%%
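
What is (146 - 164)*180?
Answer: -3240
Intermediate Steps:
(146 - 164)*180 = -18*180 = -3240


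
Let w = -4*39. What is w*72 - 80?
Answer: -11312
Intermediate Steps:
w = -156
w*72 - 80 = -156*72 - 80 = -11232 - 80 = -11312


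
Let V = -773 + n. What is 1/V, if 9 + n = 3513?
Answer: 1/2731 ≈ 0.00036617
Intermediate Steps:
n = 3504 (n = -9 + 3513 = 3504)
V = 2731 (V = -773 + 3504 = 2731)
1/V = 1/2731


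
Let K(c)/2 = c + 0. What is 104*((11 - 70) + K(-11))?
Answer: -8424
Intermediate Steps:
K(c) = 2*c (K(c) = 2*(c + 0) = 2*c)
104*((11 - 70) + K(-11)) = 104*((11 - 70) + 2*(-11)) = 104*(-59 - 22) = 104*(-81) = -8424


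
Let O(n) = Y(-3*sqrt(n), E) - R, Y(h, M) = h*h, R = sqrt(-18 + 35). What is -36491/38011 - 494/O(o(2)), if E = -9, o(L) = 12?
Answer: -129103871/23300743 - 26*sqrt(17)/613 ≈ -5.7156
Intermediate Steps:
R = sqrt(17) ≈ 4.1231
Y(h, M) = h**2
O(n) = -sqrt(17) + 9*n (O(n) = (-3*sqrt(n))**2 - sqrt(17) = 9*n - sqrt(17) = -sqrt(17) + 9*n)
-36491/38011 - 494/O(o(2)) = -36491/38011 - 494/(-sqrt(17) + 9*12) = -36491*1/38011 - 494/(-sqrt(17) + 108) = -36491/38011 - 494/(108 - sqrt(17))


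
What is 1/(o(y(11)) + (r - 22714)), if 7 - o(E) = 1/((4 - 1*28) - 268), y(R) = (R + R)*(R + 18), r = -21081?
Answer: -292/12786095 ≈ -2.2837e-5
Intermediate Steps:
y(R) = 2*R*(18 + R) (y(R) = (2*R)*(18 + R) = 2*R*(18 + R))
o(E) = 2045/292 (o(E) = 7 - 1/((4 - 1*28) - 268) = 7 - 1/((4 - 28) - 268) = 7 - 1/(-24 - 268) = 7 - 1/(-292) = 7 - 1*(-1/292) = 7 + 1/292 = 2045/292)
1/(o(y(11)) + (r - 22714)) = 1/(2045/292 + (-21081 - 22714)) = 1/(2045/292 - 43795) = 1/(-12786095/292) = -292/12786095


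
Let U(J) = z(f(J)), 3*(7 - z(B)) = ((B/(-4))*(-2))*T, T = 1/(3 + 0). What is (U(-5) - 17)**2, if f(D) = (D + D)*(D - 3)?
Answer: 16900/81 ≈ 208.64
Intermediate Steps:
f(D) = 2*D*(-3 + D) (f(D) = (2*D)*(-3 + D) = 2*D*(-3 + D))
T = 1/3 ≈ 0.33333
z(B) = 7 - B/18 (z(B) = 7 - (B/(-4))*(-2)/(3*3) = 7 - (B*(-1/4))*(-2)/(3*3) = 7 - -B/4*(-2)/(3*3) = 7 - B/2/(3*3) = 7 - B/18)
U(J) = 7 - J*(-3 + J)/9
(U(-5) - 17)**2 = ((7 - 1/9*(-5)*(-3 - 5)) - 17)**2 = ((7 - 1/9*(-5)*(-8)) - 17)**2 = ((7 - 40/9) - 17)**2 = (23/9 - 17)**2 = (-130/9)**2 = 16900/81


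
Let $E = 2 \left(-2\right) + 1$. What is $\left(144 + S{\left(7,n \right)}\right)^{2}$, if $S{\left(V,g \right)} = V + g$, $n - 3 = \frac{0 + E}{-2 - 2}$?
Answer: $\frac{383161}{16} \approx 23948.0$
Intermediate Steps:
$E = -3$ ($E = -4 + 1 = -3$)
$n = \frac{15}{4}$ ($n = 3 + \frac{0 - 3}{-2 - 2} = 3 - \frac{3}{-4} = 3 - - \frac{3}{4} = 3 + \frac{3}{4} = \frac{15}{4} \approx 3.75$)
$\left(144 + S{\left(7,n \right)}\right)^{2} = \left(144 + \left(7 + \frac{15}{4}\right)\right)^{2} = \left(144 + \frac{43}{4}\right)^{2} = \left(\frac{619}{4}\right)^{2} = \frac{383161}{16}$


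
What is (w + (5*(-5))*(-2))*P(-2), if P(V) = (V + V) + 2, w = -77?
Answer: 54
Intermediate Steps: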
%%
* _Task requirements_
Copy each line from the records above that includes the string "Answer".

* _Task response_
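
Answer: -3240
Answer: -11312
Answer: 1/2731 ≈ 0.00036617
Answer: -8424
Answer: -129103871/23300743 - 26*sqrt(17)/613 ≈ -5.7156
Answer: -292/12786095 ≈ -2.2837e-5
Answer: 16900/81 ≈ 208.64
Answer: $\frac{383161}{16} \approx 23948.0$
Answer: 54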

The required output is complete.